Task prompt
Starting at the line with "viscosity = spin_speed + 3" and going on through the line with "Observed inputs: spin_speed = 2.", reproduce each line in the records below exactly and nothing more.

Record set
=== Section Start ===
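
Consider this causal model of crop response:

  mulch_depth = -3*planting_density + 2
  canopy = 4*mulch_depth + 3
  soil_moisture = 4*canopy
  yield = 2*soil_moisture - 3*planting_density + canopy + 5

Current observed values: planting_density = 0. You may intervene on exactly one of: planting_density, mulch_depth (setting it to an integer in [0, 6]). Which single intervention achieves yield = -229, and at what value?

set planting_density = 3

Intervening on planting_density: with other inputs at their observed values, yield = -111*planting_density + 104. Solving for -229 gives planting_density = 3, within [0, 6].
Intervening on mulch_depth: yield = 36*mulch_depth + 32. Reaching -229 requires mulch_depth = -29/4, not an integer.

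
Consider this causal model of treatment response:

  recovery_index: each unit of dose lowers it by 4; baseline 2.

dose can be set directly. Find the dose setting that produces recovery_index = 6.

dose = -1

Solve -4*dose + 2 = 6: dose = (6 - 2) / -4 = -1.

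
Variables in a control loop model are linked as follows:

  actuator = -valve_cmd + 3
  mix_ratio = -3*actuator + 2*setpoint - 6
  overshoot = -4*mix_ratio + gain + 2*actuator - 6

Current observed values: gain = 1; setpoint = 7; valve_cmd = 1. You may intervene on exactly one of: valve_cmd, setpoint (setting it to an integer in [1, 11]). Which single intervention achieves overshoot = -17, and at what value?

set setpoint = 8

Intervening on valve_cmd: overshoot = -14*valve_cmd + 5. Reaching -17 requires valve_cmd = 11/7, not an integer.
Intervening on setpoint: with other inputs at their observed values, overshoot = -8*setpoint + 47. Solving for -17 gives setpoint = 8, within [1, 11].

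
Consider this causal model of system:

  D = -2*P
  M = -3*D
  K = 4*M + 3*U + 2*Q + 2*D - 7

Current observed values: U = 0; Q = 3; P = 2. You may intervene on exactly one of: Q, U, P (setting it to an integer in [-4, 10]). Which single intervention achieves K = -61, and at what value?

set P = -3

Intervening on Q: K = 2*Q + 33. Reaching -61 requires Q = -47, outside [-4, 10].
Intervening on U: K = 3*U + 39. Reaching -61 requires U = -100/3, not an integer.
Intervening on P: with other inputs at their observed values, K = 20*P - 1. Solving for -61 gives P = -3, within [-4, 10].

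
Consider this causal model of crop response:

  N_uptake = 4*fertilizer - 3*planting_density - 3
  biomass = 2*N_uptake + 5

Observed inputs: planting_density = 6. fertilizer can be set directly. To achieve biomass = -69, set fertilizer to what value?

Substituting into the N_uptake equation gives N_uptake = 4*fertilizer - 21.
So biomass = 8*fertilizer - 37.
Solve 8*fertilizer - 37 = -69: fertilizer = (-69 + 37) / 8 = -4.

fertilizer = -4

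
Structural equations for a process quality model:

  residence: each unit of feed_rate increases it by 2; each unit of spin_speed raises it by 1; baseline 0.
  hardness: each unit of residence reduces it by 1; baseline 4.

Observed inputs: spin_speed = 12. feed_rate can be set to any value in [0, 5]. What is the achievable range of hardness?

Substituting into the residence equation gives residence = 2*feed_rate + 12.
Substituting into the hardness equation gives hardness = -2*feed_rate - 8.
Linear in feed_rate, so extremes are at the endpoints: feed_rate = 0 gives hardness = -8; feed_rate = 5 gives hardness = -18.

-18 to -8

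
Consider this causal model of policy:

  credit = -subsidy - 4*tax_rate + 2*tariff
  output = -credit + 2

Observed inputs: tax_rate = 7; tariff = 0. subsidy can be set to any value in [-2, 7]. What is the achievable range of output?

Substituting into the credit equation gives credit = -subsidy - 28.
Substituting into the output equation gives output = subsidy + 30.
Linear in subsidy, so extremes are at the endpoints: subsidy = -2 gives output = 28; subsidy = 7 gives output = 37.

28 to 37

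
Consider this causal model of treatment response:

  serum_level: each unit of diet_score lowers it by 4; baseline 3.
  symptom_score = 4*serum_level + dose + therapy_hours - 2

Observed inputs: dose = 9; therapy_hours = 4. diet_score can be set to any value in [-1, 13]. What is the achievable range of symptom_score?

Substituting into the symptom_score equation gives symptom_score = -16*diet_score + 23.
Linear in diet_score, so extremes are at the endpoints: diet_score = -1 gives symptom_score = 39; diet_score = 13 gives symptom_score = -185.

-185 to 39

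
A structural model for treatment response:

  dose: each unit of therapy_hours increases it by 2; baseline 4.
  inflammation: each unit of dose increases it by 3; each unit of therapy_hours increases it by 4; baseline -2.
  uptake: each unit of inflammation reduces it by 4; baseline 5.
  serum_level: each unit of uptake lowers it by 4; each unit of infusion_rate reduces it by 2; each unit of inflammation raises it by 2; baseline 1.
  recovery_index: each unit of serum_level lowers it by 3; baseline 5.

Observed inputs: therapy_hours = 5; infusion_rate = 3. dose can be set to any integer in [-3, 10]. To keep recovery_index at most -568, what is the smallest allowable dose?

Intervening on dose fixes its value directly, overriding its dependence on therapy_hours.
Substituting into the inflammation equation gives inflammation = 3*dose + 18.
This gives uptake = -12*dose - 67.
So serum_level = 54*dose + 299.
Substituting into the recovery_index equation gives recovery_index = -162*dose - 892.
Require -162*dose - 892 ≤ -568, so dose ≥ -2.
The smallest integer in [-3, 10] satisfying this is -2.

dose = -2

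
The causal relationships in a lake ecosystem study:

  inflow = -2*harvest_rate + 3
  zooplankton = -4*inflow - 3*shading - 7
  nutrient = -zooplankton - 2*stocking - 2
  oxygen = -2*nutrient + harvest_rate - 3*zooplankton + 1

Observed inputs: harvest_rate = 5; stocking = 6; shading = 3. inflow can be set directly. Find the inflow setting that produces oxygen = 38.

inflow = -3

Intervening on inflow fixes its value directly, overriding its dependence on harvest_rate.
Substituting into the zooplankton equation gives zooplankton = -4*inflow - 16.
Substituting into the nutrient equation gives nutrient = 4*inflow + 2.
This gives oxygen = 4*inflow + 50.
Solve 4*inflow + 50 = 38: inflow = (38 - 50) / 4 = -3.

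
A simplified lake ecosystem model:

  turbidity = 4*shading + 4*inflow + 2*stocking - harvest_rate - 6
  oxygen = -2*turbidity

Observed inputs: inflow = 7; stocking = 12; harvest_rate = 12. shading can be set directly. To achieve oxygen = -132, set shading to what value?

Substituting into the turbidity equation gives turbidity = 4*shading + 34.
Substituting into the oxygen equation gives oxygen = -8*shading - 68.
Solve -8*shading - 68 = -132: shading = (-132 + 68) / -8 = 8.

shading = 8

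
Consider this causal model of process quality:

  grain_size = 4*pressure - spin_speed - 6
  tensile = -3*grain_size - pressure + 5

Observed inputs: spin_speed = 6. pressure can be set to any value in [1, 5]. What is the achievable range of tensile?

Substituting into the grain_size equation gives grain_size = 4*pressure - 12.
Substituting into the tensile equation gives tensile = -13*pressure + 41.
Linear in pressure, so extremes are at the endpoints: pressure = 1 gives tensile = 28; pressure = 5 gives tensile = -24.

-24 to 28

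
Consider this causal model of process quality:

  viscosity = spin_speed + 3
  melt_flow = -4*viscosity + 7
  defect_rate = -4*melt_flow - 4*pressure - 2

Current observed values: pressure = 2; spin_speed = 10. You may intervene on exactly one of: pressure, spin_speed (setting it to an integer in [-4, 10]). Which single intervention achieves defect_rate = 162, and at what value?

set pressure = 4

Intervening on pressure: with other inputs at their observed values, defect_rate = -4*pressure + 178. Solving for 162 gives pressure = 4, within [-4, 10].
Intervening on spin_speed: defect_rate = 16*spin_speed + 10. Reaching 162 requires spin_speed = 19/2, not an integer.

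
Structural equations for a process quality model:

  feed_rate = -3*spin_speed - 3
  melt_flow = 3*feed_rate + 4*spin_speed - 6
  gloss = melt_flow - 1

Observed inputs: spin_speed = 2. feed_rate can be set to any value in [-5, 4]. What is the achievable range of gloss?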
=== Section End ===
=== Section Start ===
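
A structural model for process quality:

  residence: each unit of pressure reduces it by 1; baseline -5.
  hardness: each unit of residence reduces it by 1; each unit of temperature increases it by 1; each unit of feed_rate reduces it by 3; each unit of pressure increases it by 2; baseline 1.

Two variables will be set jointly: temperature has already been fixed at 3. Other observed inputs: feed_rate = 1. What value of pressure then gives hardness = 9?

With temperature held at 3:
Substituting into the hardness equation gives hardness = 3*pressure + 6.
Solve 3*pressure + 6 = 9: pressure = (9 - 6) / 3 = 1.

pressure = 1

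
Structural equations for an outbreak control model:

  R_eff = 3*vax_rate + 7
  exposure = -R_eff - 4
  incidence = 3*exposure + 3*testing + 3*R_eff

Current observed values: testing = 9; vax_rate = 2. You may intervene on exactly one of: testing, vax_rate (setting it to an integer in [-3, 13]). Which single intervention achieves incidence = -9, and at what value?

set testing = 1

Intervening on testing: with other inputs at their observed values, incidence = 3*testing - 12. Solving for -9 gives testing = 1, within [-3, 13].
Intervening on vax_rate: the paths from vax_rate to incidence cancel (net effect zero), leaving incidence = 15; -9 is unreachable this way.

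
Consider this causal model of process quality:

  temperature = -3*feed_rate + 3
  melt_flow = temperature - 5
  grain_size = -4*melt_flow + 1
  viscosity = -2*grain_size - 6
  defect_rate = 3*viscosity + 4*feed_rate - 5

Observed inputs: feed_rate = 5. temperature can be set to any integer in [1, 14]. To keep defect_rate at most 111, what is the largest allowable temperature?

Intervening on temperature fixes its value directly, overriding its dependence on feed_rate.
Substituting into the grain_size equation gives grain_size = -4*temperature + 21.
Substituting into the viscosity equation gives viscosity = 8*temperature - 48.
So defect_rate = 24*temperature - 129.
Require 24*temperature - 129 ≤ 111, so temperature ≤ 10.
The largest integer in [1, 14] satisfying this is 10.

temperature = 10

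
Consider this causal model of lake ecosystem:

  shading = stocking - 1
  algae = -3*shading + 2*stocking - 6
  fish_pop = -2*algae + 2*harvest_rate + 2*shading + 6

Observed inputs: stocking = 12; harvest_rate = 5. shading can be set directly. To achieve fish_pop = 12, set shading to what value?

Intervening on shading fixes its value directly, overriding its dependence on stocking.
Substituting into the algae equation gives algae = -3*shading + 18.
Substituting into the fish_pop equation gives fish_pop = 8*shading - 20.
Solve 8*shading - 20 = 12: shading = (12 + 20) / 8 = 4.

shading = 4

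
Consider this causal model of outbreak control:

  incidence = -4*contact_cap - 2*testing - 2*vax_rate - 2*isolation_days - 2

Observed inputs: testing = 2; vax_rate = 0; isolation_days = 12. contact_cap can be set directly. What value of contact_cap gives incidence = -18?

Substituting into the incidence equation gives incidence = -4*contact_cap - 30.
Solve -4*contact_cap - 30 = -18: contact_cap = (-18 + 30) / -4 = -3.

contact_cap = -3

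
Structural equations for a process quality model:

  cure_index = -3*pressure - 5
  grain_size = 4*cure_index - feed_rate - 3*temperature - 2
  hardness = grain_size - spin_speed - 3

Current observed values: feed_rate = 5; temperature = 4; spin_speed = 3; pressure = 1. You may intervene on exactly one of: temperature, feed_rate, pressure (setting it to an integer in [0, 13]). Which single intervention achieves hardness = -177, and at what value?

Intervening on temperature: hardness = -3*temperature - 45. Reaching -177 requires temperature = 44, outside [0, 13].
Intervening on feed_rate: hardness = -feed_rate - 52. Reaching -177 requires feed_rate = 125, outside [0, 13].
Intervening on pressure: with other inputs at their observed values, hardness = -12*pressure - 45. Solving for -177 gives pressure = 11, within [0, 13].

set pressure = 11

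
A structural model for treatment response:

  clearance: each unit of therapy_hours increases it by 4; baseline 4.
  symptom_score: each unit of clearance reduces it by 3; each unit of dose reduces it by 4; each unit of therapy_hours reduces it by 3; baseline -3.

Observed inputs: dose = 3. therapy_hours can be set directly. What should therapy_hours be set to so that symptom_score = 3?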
=== Section End ===
Solution to this task
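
  viscosity = spin_speed + 3
  melt_flow = -4*viscosity + 7
  defect_rate = -4*melt_flow - 4*pressure - 2

Current observed values: pressure = 2; spin_speed = 10. You may intervene on exactly one of: pressure, spin_speed (setting it to an integer in [-4, 10]). Which single intervention achieves defect_rate = 162, and at what value?

set pressure = 4

Intervening on pressure: with other inputs at their observed values, defect_rate = -4*pressure + 178. Solving for 162 gives pressure = 4, within [-4, 10].
Intervening on spin_speed: defect_rate = 16*spin_speed + 10. Reaching 162 requires spin_speed = 19/2, not an integer.

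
Structural equations for a process quality model:

  feed_rate = -3*spin_speed - 3
  melt_flow = 3*feed_rate + 4*spin_speed - 6
  gloss = melt_flow - 1

Observed inputs: spin_speed = 2. feed_rate can be set to any value in [-5, 4]. What is the achievable range of gloss?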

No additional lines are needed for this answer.